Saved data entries
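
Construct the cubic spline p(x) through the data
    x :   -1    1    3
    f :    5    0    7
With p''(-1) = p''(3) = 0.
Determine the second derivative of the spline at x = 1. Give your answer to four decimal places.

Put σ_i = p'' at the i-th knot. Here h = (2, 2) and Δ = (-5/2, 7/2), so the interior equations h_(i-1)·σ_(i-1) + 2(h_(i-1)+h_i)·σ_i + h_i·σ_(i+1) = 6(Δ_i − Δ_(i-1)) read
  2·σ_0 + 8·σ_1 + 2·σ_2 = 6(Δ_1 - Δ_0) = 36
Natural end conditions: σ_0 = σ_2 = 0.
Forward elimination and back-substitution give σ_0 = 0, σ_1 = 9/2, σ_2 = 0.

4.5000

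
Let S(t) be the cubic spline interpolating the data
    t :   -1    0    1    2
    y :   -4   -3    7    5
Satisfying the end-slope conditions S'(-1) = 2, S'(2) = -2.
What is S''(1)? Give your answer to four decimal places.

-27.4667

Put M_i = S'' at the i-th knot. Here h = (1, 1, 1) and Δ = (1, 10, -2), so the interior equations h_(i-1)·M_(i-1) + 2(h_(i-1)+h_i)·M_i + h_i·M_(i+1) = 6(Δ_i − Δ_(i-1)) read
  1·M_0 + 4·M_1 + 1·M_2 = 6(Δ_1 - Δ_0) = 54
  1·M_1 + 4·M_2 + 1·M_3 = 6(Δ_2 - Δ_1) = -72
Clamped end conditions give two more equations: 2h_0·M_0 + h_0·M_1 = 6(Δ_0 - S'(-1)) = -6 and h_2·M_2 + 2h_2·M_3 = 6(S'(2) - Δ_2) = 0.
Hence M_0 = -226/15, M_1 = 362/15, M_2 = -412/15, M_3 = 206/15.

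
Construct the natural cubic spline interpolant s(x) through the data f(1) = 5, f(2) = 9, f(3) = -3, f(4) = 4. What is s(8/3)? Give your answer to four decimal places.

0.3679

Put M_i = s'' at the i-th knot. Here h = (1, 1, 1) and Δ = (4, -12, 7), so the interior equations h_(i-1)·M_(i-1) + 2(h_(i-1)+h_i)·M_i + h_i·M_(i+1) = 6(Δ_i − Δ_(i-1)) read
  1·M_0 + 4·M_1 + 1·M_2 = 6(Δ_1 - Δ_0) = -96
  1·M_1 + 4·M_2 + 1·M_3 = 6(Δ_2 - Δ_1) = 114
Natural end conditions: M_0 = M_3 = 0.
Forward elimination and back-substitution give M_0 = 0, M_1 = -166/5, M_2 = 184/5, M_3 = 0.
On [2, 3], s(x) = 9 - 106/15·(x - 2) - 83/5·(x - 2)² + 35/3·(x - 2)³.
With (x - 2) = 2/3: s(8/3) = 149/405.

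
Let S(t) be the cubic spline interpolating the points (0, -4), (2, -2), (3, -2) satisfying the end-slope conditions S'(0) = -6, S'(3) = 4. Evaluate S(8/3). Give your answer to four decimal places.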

...

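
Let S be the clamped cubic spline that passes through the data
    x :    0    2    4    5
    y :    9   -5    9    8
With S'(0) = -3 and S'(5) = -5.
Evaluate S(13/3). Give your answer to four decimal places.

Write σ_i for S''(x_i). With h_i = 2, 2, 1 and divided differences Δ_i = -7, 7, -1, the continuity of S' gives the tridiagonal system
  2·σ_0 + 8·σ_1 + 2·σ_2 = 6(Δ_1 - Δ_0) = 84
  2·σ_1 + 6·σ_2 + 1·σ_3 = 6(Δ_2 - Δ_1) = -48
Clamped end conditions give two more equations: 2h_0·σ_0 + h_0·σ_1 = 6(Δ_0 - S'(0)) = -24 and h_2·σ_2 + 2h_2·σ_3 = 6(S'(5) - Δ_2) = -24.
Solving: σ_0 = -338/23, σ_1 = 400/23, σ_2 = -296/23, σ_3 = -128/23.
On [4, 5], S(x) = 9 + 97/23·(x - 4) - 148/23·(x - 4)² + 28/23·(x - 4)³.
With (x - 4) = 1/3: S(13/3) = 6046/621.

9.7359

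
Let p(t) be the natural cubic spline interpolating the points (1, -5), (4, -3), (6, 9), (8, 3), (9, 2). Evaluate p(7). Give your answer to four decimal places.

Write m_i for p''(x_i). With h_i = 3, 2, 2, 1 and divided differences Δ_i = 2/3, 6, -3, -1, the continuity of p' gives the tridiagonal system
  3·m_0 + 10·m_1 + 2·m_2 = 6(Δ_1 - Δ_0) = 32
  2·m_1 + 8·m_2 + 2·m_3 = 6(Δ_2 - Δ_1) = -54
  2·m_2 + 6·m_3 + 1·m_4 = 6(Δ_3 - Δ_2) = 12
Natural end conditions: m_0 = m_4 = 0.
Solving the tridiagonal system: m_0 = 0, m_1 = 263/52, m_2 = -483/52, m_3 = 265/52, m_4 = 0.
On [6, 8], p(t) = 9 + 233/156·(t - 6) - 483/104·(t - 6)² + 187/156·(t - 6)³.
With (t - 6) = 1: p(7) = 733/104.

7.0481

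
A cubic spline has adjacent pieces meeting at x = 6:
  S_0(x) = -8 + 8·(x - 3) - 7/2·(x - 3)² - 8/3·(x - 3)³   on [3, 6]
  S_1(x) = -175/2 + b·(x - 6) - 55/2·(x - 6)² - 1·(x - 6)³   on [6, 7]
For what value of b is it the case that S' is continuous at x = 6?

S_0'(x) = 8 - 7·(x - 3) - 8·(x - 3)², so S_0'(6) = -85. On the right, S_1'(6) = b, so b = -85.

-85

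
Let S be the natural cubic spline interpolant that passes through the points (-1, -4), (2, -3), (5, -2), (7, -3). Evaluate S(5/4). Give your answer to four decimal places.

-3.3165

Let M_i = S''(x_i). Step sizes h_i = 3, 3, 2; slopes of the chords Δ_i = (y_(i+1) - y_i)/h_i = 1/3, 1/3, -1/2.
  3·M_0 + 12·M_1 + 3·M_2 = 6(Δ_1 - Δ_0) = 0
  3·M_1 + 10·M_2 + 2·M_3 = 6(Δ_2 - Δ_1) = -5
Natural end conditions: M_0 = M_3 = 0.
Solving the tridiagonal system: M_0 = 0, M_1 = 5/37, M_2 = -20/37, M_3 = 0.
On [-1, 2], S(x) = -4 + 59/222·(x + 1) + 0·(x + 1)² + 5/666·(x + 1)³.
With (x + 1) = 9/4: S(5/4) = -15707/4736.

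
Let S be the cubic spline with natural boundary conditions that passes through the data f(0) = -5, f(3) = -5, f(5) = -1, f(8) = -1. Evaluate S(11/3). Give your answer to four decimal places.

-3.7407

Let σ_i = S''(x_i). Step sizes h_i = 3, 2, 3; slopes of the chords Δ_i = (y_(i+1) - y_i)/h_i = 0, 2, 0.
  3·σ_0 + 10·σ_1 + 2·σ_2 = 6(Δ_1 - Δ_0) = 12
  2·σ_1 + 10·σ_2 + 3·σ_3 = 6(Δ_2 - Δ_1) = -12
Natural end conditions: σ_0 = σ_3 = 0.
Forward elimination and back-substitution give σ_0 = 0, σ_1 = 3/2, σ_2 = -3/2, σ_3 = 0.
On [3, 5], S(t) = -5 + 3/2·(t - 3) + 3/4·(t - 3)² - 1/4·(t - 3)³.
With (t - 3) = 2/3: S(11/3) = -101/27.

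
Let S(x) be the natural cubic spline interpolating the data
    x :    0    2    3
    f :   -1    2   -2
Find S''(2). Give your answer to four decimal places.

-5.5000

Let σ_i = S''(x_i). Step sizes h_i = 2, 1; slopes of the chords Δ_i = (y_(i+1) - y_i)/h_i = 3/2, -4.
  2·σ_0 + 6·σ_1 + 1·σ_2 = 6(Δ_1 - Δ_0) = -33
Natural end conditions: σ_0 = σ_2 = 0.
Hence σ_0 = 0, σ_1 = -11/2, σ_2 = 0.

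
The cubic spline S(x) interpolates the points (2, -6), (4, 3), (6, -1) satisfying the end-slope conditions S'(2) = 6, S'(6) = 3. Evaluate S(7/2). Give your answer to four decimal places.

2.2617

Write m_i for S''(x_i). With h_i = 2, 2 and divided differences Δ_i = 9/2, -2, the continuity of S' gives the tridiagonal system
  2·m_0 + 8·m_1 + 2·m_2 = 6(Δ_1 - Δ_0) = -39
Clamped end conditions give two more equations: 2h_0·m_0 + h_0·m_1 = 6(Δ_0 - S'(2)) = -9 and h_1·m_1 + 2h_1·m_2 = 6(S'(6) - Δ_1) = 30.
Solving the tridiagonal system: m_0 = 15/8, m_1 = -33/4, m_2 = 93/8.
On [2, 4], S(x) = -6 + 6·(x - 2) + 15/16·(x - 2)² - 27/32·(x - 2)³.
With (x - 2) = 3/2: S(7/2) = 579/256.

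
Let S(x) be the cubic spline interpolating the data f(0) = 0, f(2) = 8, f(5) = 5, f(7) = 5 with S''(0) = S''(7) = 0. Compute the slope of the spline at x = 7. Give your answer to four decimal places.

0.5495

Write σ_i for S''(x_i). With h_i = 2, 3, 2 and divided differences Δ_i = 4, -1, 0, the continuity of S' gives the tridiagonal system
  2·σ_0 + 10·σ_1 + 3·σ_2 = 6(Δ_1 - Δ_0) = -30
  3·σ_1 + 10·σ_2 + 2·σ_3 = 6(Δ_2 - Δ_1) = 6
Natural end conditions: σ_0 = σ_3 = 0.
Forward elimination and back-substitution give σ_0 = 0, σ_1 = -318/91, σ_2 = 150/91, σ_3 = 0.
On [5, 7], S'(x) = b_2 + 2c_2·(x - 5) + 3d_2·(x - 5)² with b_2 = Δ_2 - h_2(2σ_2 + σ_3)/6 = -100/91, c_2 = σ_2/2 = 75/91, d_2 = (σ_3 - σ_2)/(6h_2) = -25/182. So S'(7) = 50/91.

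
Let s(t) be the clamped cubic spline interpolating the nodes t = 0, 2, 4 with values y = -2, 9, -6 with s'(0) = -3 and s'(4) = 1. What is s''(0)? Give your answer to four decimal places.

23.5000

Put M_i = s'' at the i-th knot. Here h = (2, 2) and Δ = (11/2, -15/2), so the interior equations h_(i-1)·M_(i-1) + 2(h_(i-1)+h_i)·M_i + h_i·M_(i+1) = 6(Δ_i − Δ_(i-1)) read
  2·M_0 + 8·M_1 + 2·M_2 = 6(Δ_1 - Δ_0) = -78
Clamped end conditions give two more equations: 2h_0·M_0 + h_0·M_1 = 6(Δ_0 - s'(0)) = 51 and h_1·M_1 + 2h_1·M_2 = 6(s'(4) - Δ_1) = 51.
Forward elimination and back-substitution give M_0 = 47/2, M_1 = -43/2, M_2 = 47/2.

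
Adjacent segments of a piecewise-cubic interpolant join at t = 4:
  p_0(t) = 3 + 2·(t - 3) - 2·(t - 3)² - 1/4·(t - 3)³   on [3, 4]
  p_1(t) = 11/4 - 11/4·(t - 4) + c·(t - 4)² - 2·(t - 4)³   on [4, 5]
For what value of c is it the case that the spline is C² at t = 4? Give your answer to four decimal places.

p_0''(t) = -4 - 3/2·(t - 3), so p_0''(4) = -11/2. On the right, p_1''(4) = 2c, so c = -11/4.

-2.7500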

*TRY IT*.
Look through the entries above and quote exactly the lines from the line with "Construct the cubic" to the line with "With p''(-1) = p''(3) = 0.", counting both of those lines.

*ANSWER TO THE PROBLEM*.
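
Construct the cubic spline p(x) through the data
    x :   -1    1    3
    f :    5    0    7
With p''(-1) = p''(3) = 0.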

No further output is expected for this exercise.